◆ **What is being asked**
Please copy exactly the lines that run from the start of the entries to the line containing "The first full window forms at step 4.", inclusive.

◆ **Task material**

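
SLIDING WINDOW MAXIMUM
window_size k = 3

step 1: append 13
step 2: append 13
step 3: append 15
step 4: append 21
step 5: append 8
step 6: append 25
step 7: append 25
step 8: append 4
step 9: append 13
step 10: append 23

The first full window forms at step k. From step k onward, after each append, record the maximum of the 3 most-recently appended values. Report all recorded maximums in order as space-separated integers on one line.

Answer: 15 21 21 25 25 25 25 23

Derivation:
step 1: append 13 -> window=[13] (not full yet)
step 2: append 13 -> window=[13, 13] (not full yet)
step 3: append 15 -> window=[13, 13, 15] -> max=15
step 4: append 21 -> window=[13, 15, 21] -> max=21
step 5: append 8 -> window=[15, 21, 8] -> max=21
step 6: append 25 -> window=[21, 8, 25] -> max=25
step 7: append 25 -> window=[8, 25, 25] -> max=25
step 8: append 4 -> window=[25, 25, 4] -> max=25
step 9: append 13 -> window=[25, 4, 13] -> max=25
step 10: append 23 -> window=[4, 13, 23] -> max=23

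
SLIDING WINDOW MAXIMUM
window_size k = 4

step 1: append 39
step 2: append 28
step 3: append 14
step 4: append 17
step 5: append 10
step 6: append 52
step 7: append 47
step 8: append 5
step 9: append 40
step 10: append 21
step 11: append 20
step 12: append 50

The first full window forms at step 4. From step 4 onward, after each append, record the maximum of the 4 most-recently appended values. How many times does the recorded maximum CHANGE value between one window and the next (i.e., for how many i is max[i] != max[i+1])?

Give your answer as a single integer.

Answer: 5

Derivation:
step 1: append 39 -> window=[39] (not full yet)
step 2: append 28 -> window=[39, 28] (not full yet)
step 3: append 14 -> window=[39, 28, 14] (not full yet)
step 4: append 17 -> window=[39, 28, 14, 17] -> max=39
step 5: append 10 -> window=[28, 14, 17, 10] -> max=28
step 6: append 52 -> window=[14, 17, 10, 52] -> max=52
step 7: append 47 -> window=[17, 10, 52, 47] -> max=52
step 8: append 5 -> window=[10, 52, 47, 5] -> max=52
step 9: append 40 -> window=[52, 47, 5, 40] -> max=52
step 10: append 21 -> window=[47, 5, 40, 21] -> max=47
step 11: append 20 -> window=[5, 40, 21, 20] -> max=40
step 12: append 50 -> window=[40, 21, 20, 50] -> max=50
Recorded maximums: 39 28 52 52 52 52 47 40 50
Changes between consecutive maximums: 5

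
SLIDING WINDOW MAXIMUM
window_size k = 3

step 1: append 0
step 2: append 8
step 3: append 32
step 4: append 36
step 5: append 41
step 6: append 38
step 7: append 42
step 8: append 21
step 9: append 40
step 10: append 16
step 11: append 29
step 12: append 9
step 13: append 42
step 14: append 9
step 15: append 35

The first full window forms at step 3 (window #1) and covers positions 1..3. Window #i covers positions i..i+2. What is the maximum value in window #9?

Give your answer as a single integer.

step 1: append 0 -> window=[0] (not full yet)
step 2: append 8 -> window=[0, 8] (not full yet)
step 3: append 32 -> window=[0, 8, 32] -> max=32
step 4: append 36 -> window=[8, 32, 36] -> max=36
step 5: append 41 -> window=[32, 36, 41] -> max=41
step 6: append 38 -> window=[36, 41, 38] -> max=41
step 7: append 42 -> window=[41, 38, 42] -> max=42
step 8: append 21 -> window=[38, 42, 21] -> max=42
step 9: append 40 -> window=[42, 21, 40] -> max=42
step 10: append 16 -> window=[21, 40, 16] -> max=40
step 11: append 29 -> window=[40, 16, 29] -> max=40
Window #9 max = 40

Answer: 40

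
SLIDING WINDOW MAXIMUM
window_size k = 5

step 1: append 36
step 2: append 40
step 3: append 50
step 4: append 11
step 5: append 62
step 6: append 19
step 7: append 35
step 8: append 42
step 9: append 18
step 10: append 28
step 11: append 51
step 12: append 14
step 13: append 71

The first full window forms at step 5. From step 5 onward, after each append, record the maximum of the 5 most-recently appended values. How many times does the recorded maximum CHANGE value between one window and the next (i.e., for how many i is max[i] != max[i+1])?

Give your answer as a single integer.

Answer: 3

Derivation:
step 1: append 36 -> window=[36] (not full yet)
step 2: append 40 -> window=[36, 40] (not full yet)
step 3: append 50 -> window=[36, 40, 50] (not full yet)
step 4: append 11 -> window=[36, 40, 50, 11] (not full yet)
step 5: append 62 -> window=[36, 40, 50, 11, 62] -> max=62
step 6: append 19 -> window=[40, 50, 11, 62, 19] -> max=62
step 7: append 35 -> window=[50, 11, 62, 19, 35] -> max=62
step 8: append 42 -> window=[11, 62, 19, 35, 42] -> max=62
step 9: append 18 -> window=[62, 19, 35, 42, 18] -> max=62
step 10: append 28 -> window=[19, 35, 42, 18, 28] -> max=42
step 11: append 51 -> window=[35, 42, 18, 28, 51] -> max=51
step 12: append 14 -> window=[42, 18, 28, 51, 14] -> max=51
step 13: append 71 -> window=[18, 28, 51, 14, 71] -> max=71
Recorded maximums: 62 62 62 62 62 42 51 51 71
Changes between consecutive maximums: 3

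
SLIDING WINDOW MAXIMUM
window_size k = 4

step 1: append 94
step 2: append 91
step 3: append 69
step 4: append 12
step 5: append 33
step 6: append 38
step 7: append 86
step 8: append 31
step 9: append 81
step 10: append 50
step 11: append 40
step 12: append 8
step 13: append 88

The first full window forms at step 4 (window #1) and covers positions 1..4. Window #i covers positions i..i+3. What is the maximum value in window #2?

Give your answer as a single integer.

step 1: append 94 -> window=[94] (not full yet)
step 2: append 91 -> window=[94, 91] (not full yet)
step 3: append 69 -> window=[94, 91, 69] (not full yet)
step 4: append 12 -> window=[94, 91, 69, 12] -> max=94
step 5: append 33 -> window=[91, 69, 12, 33] -> max=91
Window #2 max = 91

Answer: 91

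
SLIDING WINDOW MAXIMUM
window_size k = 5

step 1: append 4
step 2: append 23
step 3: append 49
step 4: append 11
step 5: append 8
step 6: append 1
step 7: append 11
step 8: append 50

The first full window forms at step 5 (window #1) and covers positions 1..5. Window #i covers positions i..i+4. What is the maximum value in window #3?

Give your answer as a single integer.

step 1: append 4 -> window=[4] (not full yet)
step 2: append 23 -> window=[4, 23] (not full yet)
step 3: append 49 -> window=[4, 23, 49] (not full yet)
step 4: append 11 -> window=[4, 23, 49, 11] (not full yet)
step 5: append 8 -> window=[4, 23, 49, 11, 8] -> max=49
step 6: append 1 -> window=[23, 49, 11, 8, 1] -> max=49
step 7: append 11 -> window=[49, 11, 8, 1, 11] -> max=49
Window #3 max = 49

Answer: 49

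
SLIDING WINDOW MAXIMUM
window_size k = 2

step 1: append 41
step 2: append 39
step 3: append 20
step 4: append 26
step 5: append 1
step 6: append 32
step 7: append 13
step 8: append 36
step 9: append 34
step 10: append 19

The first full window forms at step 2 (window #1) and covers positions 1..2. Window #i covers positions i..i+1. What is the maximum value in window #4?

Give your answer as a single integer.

step 1: append 41 -> window=[41] (not full yet)
step 2: append 39 -> window=[41, 39] -> max=41
step 3: append 20 -> window=[39, 20] -> max=39
step 4: append 26 -> window=[20, 26] -> max=26
step 5: append 1 -> window=[26, 1] -> max=26
Window #4 max = 26

Answer: 26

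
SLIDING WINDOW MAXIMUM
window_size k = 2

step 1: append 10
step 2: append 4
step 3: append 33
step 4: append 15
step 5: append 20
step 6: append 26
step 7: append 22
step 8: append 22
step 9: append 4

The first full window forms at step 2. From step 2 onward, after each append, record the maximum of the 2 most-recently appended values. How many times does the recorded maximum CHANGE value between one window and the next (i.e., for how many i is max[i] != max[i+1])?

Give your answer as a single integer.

Answer: 4

Derivation:
step 1: append 10 -> window=[10] (not full yet)
step 2: append 4 -> window=[10, 4] -> max=10
step 3: append 33 -> window=[4, 33] -> max=33
step 4: append 15 -> window=[33, 15] -> max=33
step 5: append 20 -> window=[15, 20] -> max=20
step 6: append 26 -> window=[20, 26] -> max=26
step 7: append 22 -> window=[26, 22] -> max=26
step 8: append 22 -> window=[22, 22] -> max=22
step 9: append 4 -> window=[22, 4] -> max=22
Recorded maximums: 10 33 33 20 26 26 22 22
Changes between consecutive maximums: 4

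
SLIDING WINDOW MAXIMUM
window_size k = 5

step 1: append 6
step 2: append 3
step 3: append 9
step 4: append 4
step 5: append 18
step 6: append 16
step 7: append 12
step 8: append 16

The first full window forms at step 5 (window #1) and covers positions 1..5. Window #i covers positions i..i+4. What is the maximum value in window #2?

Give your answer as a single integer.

step 1: append 6 -> window=[6] (not full yet)
step 2: append 3 -> window=[6, 3] (not full yet)
step 3: append 9 -> window=[6, 3, 9] (not full yet)
step 4: append 4 -> window=[6, 3, 9, 4] (not full yet)
step 5: append 18 -> window=[6, 3, 9, 4, 18] -> max=18
step 6: append 16 -> window=[3, 9, 4, 18, 16] -> max=18
Window #2 max = 18

Answer: 18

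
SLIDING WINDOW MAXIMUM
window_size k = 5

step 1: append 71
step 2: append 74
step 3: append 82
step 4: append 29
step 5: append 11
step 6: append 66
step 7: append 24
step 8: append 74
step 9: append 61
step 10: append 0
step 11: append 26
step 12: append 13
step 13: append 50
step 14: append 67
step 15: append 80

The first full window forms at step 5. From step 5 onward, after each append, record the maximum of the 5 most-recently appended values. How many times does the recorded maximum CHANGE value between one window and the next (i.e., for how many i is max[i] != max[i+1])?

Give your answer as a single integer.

Answer: 4

Derivation:
step 1: append 71 -> window=[71] (not full yet)
step 2: append 74 -> window=[71, 74] (not full yet)
step 3: append 82 -> window=[71, 74, 82] (not full yet)
step 4: append 29 -> window=[71, 74, 82, 29] (not full yet)
step 5: append 11 -> window=[71, 74, 82, 29, 11] -> max=82
step 6: append 66 -> window=[74, 82, 29, 11, 66] -> max=82
step 7: append 24 -> window=[82, 29, 11, 66, 24] -> max=82
step 8: append 74 -> window=[29, 11, 66, 24, 74] -> max=74
step 9: append 61 -> window=[11, 66, 24, 74, 61] -> max=74
step 10: append 0 -> window=[66, 24, 74, 61, 0] -> max=74
step 11: append 26 -> window=[24, 74, 61, 0, 26] -> max=74
step 12: append 13 -> window=[74, 61, 0, 26, 13] -> max=74
step 13: append 50 -> window=[61, 0, 26, 13, 50] -> max=61
step 14: append 67 -> window=[0, 26, 13, 50, 67] -> max=67
step 15: append 80 -> window=[26, 13, 50, 67, 80] -> max=80
Recorded maximums: 82 82 82 74 74 74 74 74 61 67 80
Changes between consecutive maximums: 4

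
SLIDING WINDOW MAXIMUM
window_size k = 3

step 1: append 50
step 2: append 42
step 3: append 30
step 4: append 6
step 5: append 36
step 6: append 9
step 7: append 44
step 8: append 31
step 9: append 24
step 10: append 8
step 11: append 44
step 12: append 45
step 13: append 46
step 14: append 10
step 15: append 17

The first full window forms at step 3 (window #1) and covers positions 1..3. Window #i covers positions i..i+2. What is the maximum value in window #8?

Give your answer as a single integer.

Answer: 31

Derivation:
step 1: append 50 -> window=[50] (not full yet)
step 2: append 42 -> window=[50, 42] (not full yet)
step 3: append 30 -> window=[50, 42, 30] -> max=50
step 4: append 6 -> window=[42, 30, 6] -> max=42
step 5: append 36 -> window=[30, 6, 36] -> max=36
step 6: append 9 -> window=[6, 36, 9] -> max=36
step 7: append 44 -> window=[36, 9, 44] -> max=44
step 8: append 31 -> window=[9, 44, 31] -> max=44
step 9: append 24 -> window=[44, 31, 24] -> max=44
step 10: append 8 -> window=[31, 24, 8] -> max=31
Window #8 max = 31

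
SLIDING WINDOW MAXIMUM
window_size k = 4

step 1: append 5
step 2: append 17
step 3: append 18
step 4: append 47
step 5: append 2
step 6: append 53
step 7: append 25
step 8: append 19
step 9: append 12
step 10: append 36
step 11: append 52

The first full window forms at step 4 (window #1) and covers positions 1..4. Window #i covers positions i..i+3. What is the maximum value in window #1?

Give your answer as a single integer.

Answer: 47

Derivation:
step 1: append 5 -> window=[5] (not full yet)
step 2: append 17 -> window=[5, 17] (not full yet)
step 3: append 18 -> window=[5, 17, 18] (not full yet)
step 4: append 47 -> window=[5, 17, 18, 47] -> max=47
Window #1 max = 47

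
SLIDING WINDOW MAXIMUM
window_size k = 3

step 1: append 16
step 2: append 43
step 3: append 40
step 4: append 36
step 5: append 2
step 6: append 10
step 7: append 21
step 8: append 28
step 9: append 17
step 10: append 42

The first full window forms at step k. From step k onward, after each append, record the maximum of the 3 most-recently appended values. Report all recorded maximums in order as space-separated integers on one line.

step 1: append 16 -> window=[16] (not full yet)
step 2: append 43 -> window=[16, 43] (not full yet)
step 3: append 40 -> window=[16, 43, 40] -> max=43
step 4: append 36 -> window=[43, 40, 36] -> max=43
step 5: append 2 -> window=[40, 36, 2] -> max=40
step 6: append 10 -> window=[36, 2, 10] -> max=36
step 7: append 21 -> window=[2, 10, 21] -> max=21
step 8: append 28 -> window=[10, 21, 28] -> max=28
step 9: append 17 -> window=[21, 28, 17] -> max=28
step 10: append 42 -> window=[28, 17, 42] -> max=42

Answer: 43 43 40 36 21 28 28 42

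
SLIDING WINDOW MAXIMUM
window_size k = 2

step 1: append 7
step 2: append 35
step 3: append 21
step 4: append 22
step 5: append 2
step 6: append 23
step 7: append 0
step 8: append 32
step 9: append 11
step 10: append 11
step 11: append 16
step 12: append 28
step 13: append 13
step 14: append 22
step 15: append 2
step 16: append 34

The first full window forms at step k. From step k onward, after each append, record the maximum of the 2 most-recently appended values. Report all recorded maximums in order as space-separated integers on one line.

step 1: append 7 -> window=[7] (not full yet)
step 2: append 35 -> window=[7, 35] -> max=35
step 3: append 21 -> window=[35, 21] -> max=35
step 4: append 22 -> window=[21, 22] -> max=22
step 5: append 2 -> window=[22, 2] -> max=22
step 6: append 23 -> window=[2, 23] -> max=23
step 7: append 0 -> window=[23, 0] -> max=23
step 8: append 32 -> window=[0, 32] -> max=32
step 9: append 11 -> window=[32, 11] -> max=32
step 10: append 11 -> window=[11, 11] -> max=11
step 11: append 16 -> window=[11, 16] -> max=16
step 12: append 28 -> window=[16, 28] -> max=28
step 13: append 13 -> window=[28, 13] -> max=28
step 14: append 22 -> window=[13, 22] -> max=22
step 15: append 2 -> window=[22, 2] -> max=22
step 16: append 34 -> window=[2, 34] -> max=34

Answer: 35 35 22 22 23 23 32 32 11 16 28 28 22 22 34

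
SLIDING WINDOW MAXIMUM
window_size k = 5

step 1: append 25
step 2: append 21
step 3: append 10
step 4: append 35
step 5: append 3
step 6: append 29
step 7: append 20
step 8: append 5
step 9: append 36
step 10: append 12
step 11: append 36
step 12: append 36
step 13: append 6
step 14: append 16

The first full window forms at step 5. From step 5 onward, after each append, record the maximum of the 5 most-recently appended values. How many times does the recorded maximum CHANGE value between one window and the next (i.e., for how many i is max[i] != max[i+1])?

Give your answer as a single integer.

Answer: 1

Derivation:
step 1: append 25 -> window=[25] (not full yet)
step 2: append 21 -> window=[25, 21] (not full yet)
step 3: append 10 -> window=[25, 21, 10] (not full yet)
step 4: append 35 -> window=[25, 21, 10, 35] (not full yet)
step 5: append 3 -> window=[25, 21, 10, 35, 3] -> max=35
step 6: append 29 -> window=[21, 10, 35, 3, 29] -> max=35
step 7: append 20 -> window=[10, 35, 3, 29, 20] -> max=35
step 8: append 5 -> window=[35, 3, 29, 20, 5] -> max=35
step 9: append 36 -> window=[3, 29, 20, 5, 36] -> max=36
step 10: append 12 -> window=[29, 20, 5, 36, 12] -> max=36
step 11: append 36 -> window=[20, 5, 36, 12, 36] -> max=36
step 12: append 36 -> window=[5, 36, 12, 36, 36] -> max=36
step 13: append 6 -> window=[36, 12, 36, 36, 6] -> max=36
step 14: append 16 -> window=[12, 36, 36, 6, 16] -> max=36
Recorded maximums: 35 35 35 35 36 36 36 36 36 36
Changes between consecutive maximums: 1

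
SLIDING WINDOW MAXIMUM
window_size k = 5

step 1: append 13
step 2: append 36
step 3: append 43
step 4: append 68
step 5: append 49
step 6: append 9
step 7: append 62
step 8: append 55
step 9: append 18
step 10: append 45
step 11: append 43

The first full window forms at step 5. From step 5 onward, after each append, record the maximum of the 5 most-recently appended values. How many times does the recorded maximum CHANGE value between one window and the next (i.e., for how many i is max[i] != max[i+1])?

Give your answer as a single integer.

step 1: append 13 -> window=[13] (not full yet)
step 2: append 36 -> window=[13, 36] (not full yet)
step 3: append 43 -> window=[13, 36, 43] (not full yet)
step 4: append 68 -> window=[13, 36, 43, 68] (not full yet)
step 5: append 49 -> window=[13, 36, 43, 68, 49] -> max=68
step 6: append 9 -> window=[36, 43, 68, 49, 9] -> max=68
step 7: append 62 -> window=[43, 68, 49, 9, 62] -> max=68
step 8: append 55 -> window=[68, 49, 9, 62, 55] -> max=68
step 9: append 18 -> window=[49, 9, 62, 55, 18] -> max=62
step 10: append 45 -> window=[9, 62, 55, 18, 45] -> max=62
step 11: append 43 -> window=[62, 55, 18, 45, 43] -> max=62
Recorded maximums: 68 68 68 68 62 62 62
Changes between consecutive maximums: 1

Answer: 1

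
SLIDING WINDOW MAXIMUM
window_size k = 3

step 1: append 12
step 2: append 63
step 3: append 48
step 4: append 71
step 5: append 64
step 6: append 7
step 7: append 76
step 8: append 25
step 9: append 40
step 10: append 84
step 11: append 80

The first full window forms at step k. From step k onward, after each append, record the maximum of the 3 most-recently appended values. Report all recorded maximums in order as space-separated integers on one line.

Answer: 63 71 71 71 76 76 76 84 84

Derivation:
step 1: append 12 -> window=[12] (not full yet)
step 2: append 63 -> window=[12, 63] (not full yet)
step 3: append 48 -> window=[12, 63, 48] -> max=63
step 4: append 71 -> window=[63, 48, 71] -> max=71
step 5: append 64 -> window=[48, 71, 64] -> max=71
step 6: append 7 -> window=[71, 64, 7] -> max=71
step 7: append 76 -> window=[64, 7, 76] -> max=76
step 8: append 25 -> window=[7, 76, 25] -> max=76
step 9: append 40 -> window=[76, 25, 40] -> max=76
step 10: append 84 -> window=[25, 40, 84] -> max=84
step 11: append 80 -> window=[40, 84, 80] -> max=84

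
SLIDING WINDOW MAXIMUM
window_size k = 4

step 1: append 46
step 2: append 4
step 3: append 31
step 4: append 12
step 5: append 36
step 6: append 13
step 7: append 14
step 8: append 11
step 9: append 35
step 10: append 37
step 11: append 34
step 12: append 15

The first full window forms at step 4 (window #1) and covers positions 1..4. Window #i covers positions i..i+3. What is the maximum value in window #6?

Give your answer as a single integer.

Answer: 35

Derivation:
step 1: append 46 -> window=[46] (not full yet)
step 2: append 4 -> window=[46, 4] (not full yet)
step 3: append 31 -> window=[46, 4, 31] (not full yet)
step 4: append 12 -> window=[46, 4, 31, 12] -> max=46
step 5: append 36 -> window=[4, 31, 12, 36] -> max=36
step 6: append 13 -> window=[31, 12, 36, 13] -> max=36
step 7: append 14 -> window=[12, 36, 13, 14] -> max=36
step 8: append 11 -> window=[36, 13, 14, 11] -> max=36
step 9: append 35 -> window=[13, 14, 11, 35] -> max=35
Window #6 max = 35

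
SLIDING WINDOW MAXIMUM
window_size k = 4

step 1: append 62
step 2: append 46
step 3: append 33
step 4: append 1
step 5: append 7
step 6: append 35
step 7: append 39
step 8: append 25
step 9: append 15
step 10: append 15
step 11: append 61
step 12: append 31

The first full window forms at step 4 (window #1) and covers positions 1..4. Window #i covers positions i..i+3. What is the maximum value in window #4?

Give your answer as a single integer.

Answer: 39

Derivation:
step 1: append 62 -> window=[62] (not full yet)
step 2: append 46 -> window=[62, 46] (not full yet)
step 3: append 33 -> window=[62, 46, 33] (not full yet)
step 4: append 1 -> window=[62, 46, 33, 1] -> max=62
step 5: append 7 -> window=[46, 33, 1, 7] -> max=46
step 6: append 35 -> window=[33, 1, 7, 35] -> max=35
step 7: append 39 -> window=[1, 7, 35, 39] -> max=39
Window #4 max = 39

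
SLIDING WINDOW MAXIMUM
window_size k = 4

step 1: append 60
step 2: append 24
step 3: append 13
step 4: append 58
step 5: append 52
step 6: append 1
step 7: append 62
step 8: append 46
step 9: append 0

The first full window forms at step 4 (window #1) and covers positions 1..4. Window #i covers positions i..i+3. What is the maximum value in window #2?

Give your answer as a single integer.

Answer: 58

Derivation:
step 1: append 60 -> window=[60] (not full yet)
step 2: append 24 -> window=[60, 24] (not full yet)
step 3: append 13 -> window=[60, 24, 13] (not full yet)
step 4: append 58 -> window=[60, 24, 13, 58] -> max=60
step 5: append 52 -> window=[24, 13, 58, 52] -> max=58
Window #2 max = 58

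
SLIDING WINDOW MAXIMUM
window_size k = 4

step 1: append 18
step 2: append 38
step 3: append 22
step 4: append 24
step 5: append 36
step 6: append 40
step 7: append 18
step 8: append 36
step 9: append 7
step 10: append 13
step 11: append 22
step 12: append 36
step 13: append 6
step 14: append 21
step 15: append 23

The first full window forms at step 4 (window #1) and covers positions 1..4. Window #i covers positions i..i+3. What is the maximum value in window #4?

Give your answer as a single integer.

step 1: append 18 -> window=[18] (not full yet)
step 2: append 38 -> window=[18, 38] (not full yet)
step 3: append 22 -> window=[18, 38, 22] (not full yet)
step 4: append 24 -> window=[18, 38, 22, 24] -> max=38
step 5: append 36 -> window=[38, 22, 24, 36] -> max=38
step 6: append 40 -> window=[22, 24, 36, 40] -> max=40
step 7: append 18 -> window=[24, 36, 40, 18] -> max=40
Window #4 max = 40

Answer: 40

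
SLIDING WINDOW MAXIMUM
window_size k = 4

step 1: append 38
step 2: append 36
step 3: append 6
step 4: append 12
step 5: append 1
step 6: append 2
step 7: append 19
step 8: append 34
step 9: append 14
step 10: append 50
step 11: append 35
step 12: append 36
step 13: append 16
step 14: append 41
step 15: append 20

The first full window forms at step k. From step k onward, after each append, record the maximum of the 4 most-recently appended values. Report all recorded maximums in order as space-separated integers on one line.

Answer: 38 36 12 19 34 34 50 50 50 50 41 41

Derivation:
step 1: append 38 -> window=[38] (not full yet)
step 2: append 36 -> window=[38, 36] (not full yet)
step 3: append 6 -> window=[38, 36, 6] (not full yet)
step 4: append 12 -> window=[38, 36, 6, 12] -> max=38
step 5: append 1 -> window=[36, 6, 12, 1] -> max=36
step 6: append 2 -> window=[6, 12, 1, 2] -> max=12
step 7: append 19 -> window=[12, 1, 2, 19] -> max=19
step 8: append 34 -> window=[1, 2, 19, 34] -> max=34
step 9: append 14 -> window=[2, 19, 34, 14] -> max=34
step 10: append 50 -> window=[19, 34, 14, 50] -> max=50
step 11: append 35 -> window=[34, 14, 50, 35] -> max=50
step 12: append 36 -> window=[14, 50, 35, 36] -> max=50
step 13: append 16 -> window=[50, 35, 36, 16] -> max=50
step 14: append 41 -> window=[35, 36, 16, 41] -> max=41
step 15: append 20 -> window=[36, 16, 41, 20] -> max=41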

◆ **Result of this task**
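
SLIDING WINDOW MAXIMUM
window_size k = 3

step 1: append 13
step 2: append 13
step 3: append 15
step 4: append 21
step 5: append 8
step 6: append 25
step 7: append 25
step 8: append 4
step 9: append 13
step 10: append 23

The first full window forms at step k. From step k onward, after each append, record the maximum of the 3 most-recently appended values. Report all recorded maximums in order as space-separated integers on one line.

Answer: 15 21 21 25 25 25 25 23

Derivation:
step 1: append 13 -> window=[13] (not full yet)
step 2: append 13 -> window=[13, 13] (not full yet)
step 3: append 15 -> window=[13, 13, 15] -> max=15
step 4: append 21 -> window=[13, 15, 21] -> max=21
step 5: append 8 -> window=[15, 21, 8] -> max=21
step 6: append 25 -> window=[21, 8, 25] -> max=25
step 7: append 25 -> window=[8, 25, 25] -> max=25
step 8: append 4 -> window=[25, 25, 4] -> max=25
step 9: append 13 -> window=[25, 4, 13] -> max=25
step 10: append 23 -> window=[4, 13, 23] -> max=23

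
SLIDING WINDOW MAXIMUM
window_size k = 4

step 1: append 39
step 2: append 28
step 3: append 14
step 4: append 17
step 5: append 10
step 6: append 52
step 7: append 47
step 8: append 5
step 9: append 40
step 10: append 21
step 11: append 20
step 12: append 50

The first full window forms at step 4. From step 4 onward, after each append, record the maximum of the 4 most-recently appended values. How many times does the recorded maximum CHANGE value between one window and the next (i.e., for how many i is max[i] != max[i+1])?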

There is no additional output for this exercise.